━━ DATA PROVIDED ━━
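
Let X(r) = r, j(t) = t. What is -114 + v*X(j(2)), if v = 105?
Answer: 96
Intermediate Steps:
-114 + v*X(j(2)) = -114 + 105*2 = -114 + 210 = 96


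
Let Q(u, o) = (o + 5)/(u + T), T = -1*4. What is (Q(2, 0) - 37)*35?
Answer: -2765/2 ≈ -1382.5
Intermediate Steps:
T = -4
Q(u, o) = (5 + o)/(-4 + u) (Q(u, o) = (o + 5)/(u - 4) = (5 + o)/(-4 + u))
(Q(2, 0) - 37)*35 = ((5 + 0)/(-4 + 2) - 37)*35 = (5/(-2) - 37)*35 = (-1/2*5 - 37)*35 = (-5/2 - 37)*35 = -79/2*35 = -2765/2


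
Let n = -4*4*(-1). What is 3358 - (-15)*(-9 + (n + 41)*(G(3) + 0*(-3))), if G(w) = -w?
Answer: 658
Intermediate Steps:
n = 16 (n = -16*(-1) = 16)
3358 - (-15)*(-9 + (n + 41)*(G(3) + 0*(-3))) = 3358 - (-15)*(-9 + (16 + 41)*(-1*3 + 0*(-3))) = 3358 - (-15)*(-9 + 57*(-3 + 0)) = 3358 - (-15)*(-9 + 57*(-3)) = 3358 - (-15)*(-9 - 171) = 3358 - (-15)*(-180) = 3358 - 1*2700 = 3358 - 2700 = 658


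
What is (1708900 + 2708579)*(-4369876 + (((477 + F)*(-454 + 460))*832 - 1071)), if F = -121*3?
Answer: -16794632293461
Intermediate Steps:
F = -363
(1708900 + 2708579)*(-4369876 + (((477 + F)*(-454 + 460))*832 - 1071)) = (1708900 + 2708579)*(-4369876 + (((477 - 363)*(-454 + 460))*832 - 1071)) = 4417479*(-4369876 + ((114*6)*832 - 1071)) = 4417479*(-4369876 + (684*832 - 1071)) = 4417479*(-4369876 + (569088 - 1071)) = 4417479*(-4369876 + 568017) = 4417479*(-3801859) = -16794632293461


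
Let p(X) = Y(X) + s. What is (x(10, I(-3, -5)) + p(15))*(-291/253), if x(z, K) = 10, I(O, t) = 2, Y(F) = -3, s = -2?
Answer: -1455/253 ≈ -5.7510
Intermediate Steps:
p(X) = -5 (p(X) = -3 - 2 = -5)
(x(10, I(-3, -5)) + p(15))*(-291/253) = (10 - 5)*(-291/253) = 5*(-291*1/253) = 5*(-291/253) = -1455/253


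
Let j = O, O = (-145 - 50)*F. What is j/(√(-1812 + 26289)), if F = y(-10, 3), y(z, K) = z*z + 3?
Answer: -6695*√24477/8159 ≈ -128.38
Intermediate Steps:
y(z, K) = 3 + z² (y(z, K) = z² + 3 = 3 + z²)
F = 103 (F = 3 + (-10)² = 3 + 100 = 103)
O = -20085 (O = (-145 - 50)*103 = -195*103 = -20085)
j = -20085
j/(√(-1812 + 26289)) = -20085/√(-1812 + 26289) = -20085*√24477/24477 = -6695*√24477/8159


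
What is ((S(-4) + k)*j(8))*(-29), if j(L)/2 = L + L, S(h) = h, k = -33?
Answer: 34336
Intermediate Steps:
j(L) = 4*L (j(L) = 2*(L + L) = 2*(2*L) = 4*L)
((S(-4) + k)*j(8))*(-29) = ((-4 - 33)*(4*8))*(-29) = -37*32*(-29) = -1184*(-29) = 34336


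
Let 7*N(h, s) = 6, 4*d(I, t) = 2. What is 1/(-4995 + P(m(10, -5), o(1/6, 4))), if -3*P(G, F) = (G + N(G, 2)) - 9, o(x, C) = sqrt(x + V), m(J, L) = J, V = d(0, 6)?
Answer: -21/104908 ≈ -0.00020018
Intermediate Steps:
d(I, t) = 1/2 (d(I, t) = (1/4)*2 = 1/2)
N(h, s) = 6/7 (N(h, s) = (1/7)*6 = 6/7)
V = 1/2 ≈ 0.50000
o(x, C) = sqrt(1/2 + x) (o(x, C) = sqrt(x + 1/2) = sqrt(1/2 + x))
P(G, F) = 19/7 - G/3 (P(G, F) = -((G + 6/7) - 9)/3 = -((6/7 + G) - 9)/3 = -(-57/7 + G)/3 = 19/7 - G/3)
1/(-4995 + P(m(10, -5), o(1/6, 4))) = 1/(-4995 + (19/7 - 1/3*10)) = 1/(-4995 + (19/7 - 10/3)) = 1/(-4995 - 13/21) = 1/(-104908/21) = -21/104908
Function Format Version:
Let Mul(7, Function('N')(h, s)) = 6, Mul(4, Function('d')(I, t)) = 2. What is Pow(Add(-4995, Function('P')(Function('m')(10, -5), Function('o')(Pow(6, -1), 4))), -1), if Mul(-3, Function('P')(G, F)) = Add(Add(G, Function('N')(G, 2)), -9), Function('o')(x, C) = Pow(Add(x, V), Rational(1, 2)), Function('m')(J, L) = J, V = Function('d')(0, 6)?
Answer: Rational(-21, 104908) ≈ -0.00020018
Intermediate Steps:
Function('d')(I, t) = Rational(1, 2) (Function('d')(I, t) = Mul(Rational(1, 4), 2) = Rational(1, 2))
Function('N')(h, s) = Rational(6, 7) (Function('N')(h, s) = Mul(Rational(1, 7), 6) = Rational(6, 7))
V = Rational(1, 2) ≈ 0.50000
Function('o')(x, C) = Pow(Add(Rational(1, 2), x), Rational(1, 2)) (Function('o')(x, C) = Pow(Add(x, Rational(1, 2)), Rational(1, 2)) = Pow(Add(Rational(1, 2), x), Rational(1, 2)))
Function('P')(G, F) = Add(Rational(19, 7), Mul(Rational(-1, 3), G)) (Function('P')(G, F) = Mul(Rational(-1, 3), Add(Add(G, Rational(6, 7)), -9)) = Mul(Rational(-1, 3), Add(Add(Rational(6, 7), G), -9)) = Mul(Rational(-1, 3), Add(Rational(-57, 7), G)) = Add(Rational(19, 7), Mul(Rational(-1, 3), G)))
Pow(Add(-4995, Function('P')(Function('m')(10, -5), Function('o')(Pow(6, -1), 4))), -1) = Pow(Add(-4995, Add(Rational(19, 7), Mul(Rational(-1, 3), 10))), -1) = Pow(Add(-4995, Add(Rational(19, 7), Rational(-10, 3))), -1) = Pow(Add(-4995, Rational(-13, 21)), -1) = Pow(Rational(-104908, 21), -1) = Rational(-21, 104908)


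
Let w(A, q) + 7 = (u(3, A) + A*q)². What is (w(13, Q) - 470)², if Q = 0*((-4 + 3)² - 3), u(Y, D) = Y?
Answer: 219024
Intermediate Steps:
Q = 0 (Q = 0*((-1)² - 3) = 0*(1 - 3) = 0*(-2) = 0)
w(A, q) = -7 + (3 + A*q)²
(w(13, Q) - 470)² = ((-7 + (3 + 13*0)²) - 470)² = ((-7 + (3 + 0)²) - 470)² = ((-7 + 3²) - 470)² = ((-7 + 9) - 470)² = (2 - 470)² = (-468)² = 219024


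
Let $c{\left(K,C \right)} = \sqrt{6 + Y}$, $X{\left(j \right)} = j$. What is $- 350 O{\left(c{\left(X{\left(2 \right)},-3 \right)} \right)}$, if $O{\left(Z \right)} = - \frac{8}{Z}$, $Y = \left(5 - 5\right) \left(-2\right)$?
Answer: $\frac{1400 \sqrt{6}}{3} \approx 1143.1$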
━━━
* WORK TO COMPLETE:
Every line must be copied exactly as it stands above.

* FINISHED EXERCISE:
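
Let X(r) = r, j(t) = t. What is -114 + v*X(j(2)), if v = 105?
Answer: 96
Intermediate Steps:
-114 + v*X(j(2)) = -114 + 105*2 = -114 + 210 = 96


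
Let Q(u, o) = (o + 5)/(u + T), T = -1*4. What is (Q(2, 0) - 37)*35?
Answer: -2765/2 ≈ -1382.5
Intermediate Steps:
T = -4
Q(u, o) = (5 + o)/(-4 + u) (Q(u, o) = (o + 5)/(u - 4) = (5 + o)/(-4 + u))
(Q(2, 0) - 37)*35 = ((5 + 0)/(-4 + 2) - 37)*35 = (5/(-2) - 37)*35 = (-1/2*5 - 37)*35 = (-5/2 - 37)*35 = -79/2*35 = -2765/2


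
Let n = -4*4*(-1). What is 3358 - (-15)*(-9 + (n + 41)*(G(3) + 0*(-3))), if G(w) = -w?
Answer: 658
Intermediate Steps:
n = 16 (n = -16*(-1) = 16)
3358 - (-15)*(-9 + (n + 41)*(G(3) + 0*(-3))) = 3358 - (-15)*(-9 + (16 + 41)*(-1*3 + 0*(-3))) = 3358 - (-15)*(-9 + 57*(-3 + 0)) = 3358 - (-15)*(-9 + 57*(-3)) = 3358 - (-15)*(-9 - 171) = 3358 - (-15)*(-180) = 3358 - 1*2700 = 3358 - 2700 = 658


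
What is (1708900 + 2708579)*(-4369876 + (((477 + F)*(-454 + 460))*832 - 1071)), if F = -121*3?
Answer: -16794632293461
Intermediate Steps:
F = -363
(1708900 + 2708579)*(-4369876 + (((477 + F)*(-454 + 460))*832 - 1071)) = (1708900 + 2708579)*(-4369876 + (((477 - 363)*(-454 + 460))*832 - 1071)) = 4417479*(-4369876 + ((114*6)*832 - 1071)) = 4417479*(-4369876 + (684*832 - 1071)) = 4417479*(-4369876 + (569088 - 1071)) = 4417479*(-4369876 + 568017) = 4417479*(-3801859) = -16794632293461


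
Let p(X) = Y(X) + s. What is (x(10, I(-3, -5)) + p(15))*(-291/253), if x(z, K) = 10, I(O, t) = 2, Y(F) = -3, s = -2?
Answer: -1455/253 ≈ -5.7510
Intermediate Steps:
p(X) = -5 (p(X) = -3 - 2 = -5)
(x(10, I(-3, -5)) + p(15))*(-291/253) = (10 - 5)*(-291/253) = 5*(-291*1/253) = 5*(-291/253) = -1455/253


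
Let j = O, O = (-145 - 50)*F. What is j/(√(-1812 + 26289)), if F = y(-10, 3), y(z, K) = z*z + 3?
Answer: -6695*√24477/8159 ≈ -128.38
Intermediate Steps:
y(z, K) = 3 + z² (y(z, K) = z² + 3 = 3 + z²)
F = 103 (F = 3 + (-10)² = 3 + 100 = 103)
O = -20085 (O = (-145 - 50)*103 = -195*103 = -20085)
j = -20085
j/(√(-1812 + 26289)) = -20085/√(-1812 + 26289) = -20085*√24477/24477 = -6695*√24477/8159


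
What is ((S(-4) + k)*j(8))*(-29), if j(L)/2 = L + L, S(h) = h, k = -33?
Answer: 34336
Intermediate Steps:
j(L) = 4*L (j(L) = 2*(L + L) = 2*(2*L) = 4*L)
((S(-4) + k)*j(8))*(-29) = ((-4 - 33)*(4*8))*(-29) = -37*32*(-29) = -1184*(-29) = 34336


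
Let 7*N(h, s) = 6, 4*d(I, t) = 2. What is 1/(-4995 + P(m(10, -5), o(1/6, 4))), if -3*P(G, F) = (G + N(G, 2)) - 9, o(x, C) = sqrt(x + V), m(J, L) = J, V = d(0, 6)?
Answer: -21/104908 ≈ -0.00020018
Intermediate Steps:
d(I, t) = 1/2 (d(I, t) = (1/4)*2 = 1/2)
N(h, s) = 6/7 (N(h, s) = (1/7)*6 = 6/7)
V = 1/2 ≈ 0.50000
o(x, C) = sqrt(1/2 + x) (o(x, C) = sqrt(x + 1/2) = sqrt(1/2 + x))
P(G, F) = 19/7 - G/3 (P(G, F) = -((G + 6/7) - 9)/3 = -((6/7 + G) - 9)/3 = -(-57/7 + G)/3 = 19/7 - G/3)
1/(-4995 + P(m(10, -5), o(1/6, 4))) = 1/(-4995 + (19/7 - 1/3*10)) = 1/(-4995 + (19/7 - 10/3)) = 1/(-4995 - 13/21) = 1/(-104908/21) = -21/104908
Function Format Version:
Let Mul(7, Function('N')(h, s)) = 6, Mul(4, Function('d')(I, t)) = 2. What is Pow(Add(-4995, Function('P')(Function('m')(10, -5), Function('o')(Pow(6, -1), 4))), -1), if Mul(-3, Function('P')(G, F)) = Add(Add(G, Function('N')(G, 2)), -9), Function('o')(x, C) = Pow(Add(x, V), Rational(1, 2)), Function('m')(J, L) = J, V = Function('d')(0, 6)?
Answer: Rational(-21, 104908) ≈ -0.00020018
Intermediate Steps:
Function('d')(I, t) = Rational(1, 2) (Function('d')(I, t) = Mul(Rational(1, 4), 2) = Rational(1, 2))
Function('N')(h, s) = Rational(6, 7) (Function('N')(h, s) = Mul(Rational(1, 7), 6) = Rational(6, 7))
V = Rational(1, 2) ≈ 0.50000
Function('o')(x, C) = Pow(Add(Rational(1, 2), x), Rational(1, 2)) (Function('o')(x, C) = Pow(Add(x, Rational(1, 2)), Rational(1, 2)) = Pow(Add(Rational(1, 2), x), Rational(1, 2)))
Function('P')(G, F) = Add(Rational(19, 7), Mul(Rational(-1, 3), G)) (Function('P')(G, F) = Mul(Rational(-1, 3), Add(Add(G, Rational(6, 7)), -9)) = Mul(Rational(-1, 3), Add(Add(Rational(6, 7), G), -9)) = Mul(Rational(-1, 3), Add(Rational(-57, 7), G)) = Add(Rational(19, 7), Mul(Rational(-1, 3), G)))
Pow(Add(-4995, Function('P')(Function('m')(10, -5), Function('o')(Pow(6, -1), 4))), -1) = Pow(Add(-4995, Add(Rational(19, 7), Mul(Rational(-1, 3), 10))), -1) = Pow(Add(-4995, Add(Rational(19, 7), Rational(-10, 3))), -1) = Pow(Add(-4995, Rational(-13, 21)), -1) = Pow(Rational(-104908, 21), -1) = Rational(-21, 104908)


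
Let w(A, q) + 7 = (u(3, A) + A*q)². What is (w(13, Q) - 470)², if Q = 0*((-4 + 3)² - 3), u(Y, D) = Y?
Answer: 219024
Intermediate Steps:
Q = 0 (Q = 0*((-1)² - 3) = 0*(1 - 3) = 0*(-2) = 0)
w(A, q) = -7 + (3 + A*q)²
(w(13, Q) - 470)² = ((-7 + (3 + 13*0)²) - 470)² = ((-7 + (3 + 0)²) - 470)² = ((-7 + 3²) - 470)² = ((-7 + 9) - 470)² = (2 - 470)² = (-468)² = 219024


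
Let $c{\left(K,C \right)} = \sqrt{6 + Y}$, $X{\left(j \right)} = j$. What is $- 350 O{\left(c{\left(X{\left(2 \right)},-3 \right)} \right)}$, if $O{\left(Z \right)} = - \frac{8}{Z}$, $Y = \left(5 - 5\right) \left(-2\right)$?
Answer: $\frac{1400 \sqrt{6}}{3} \approx 1143.1$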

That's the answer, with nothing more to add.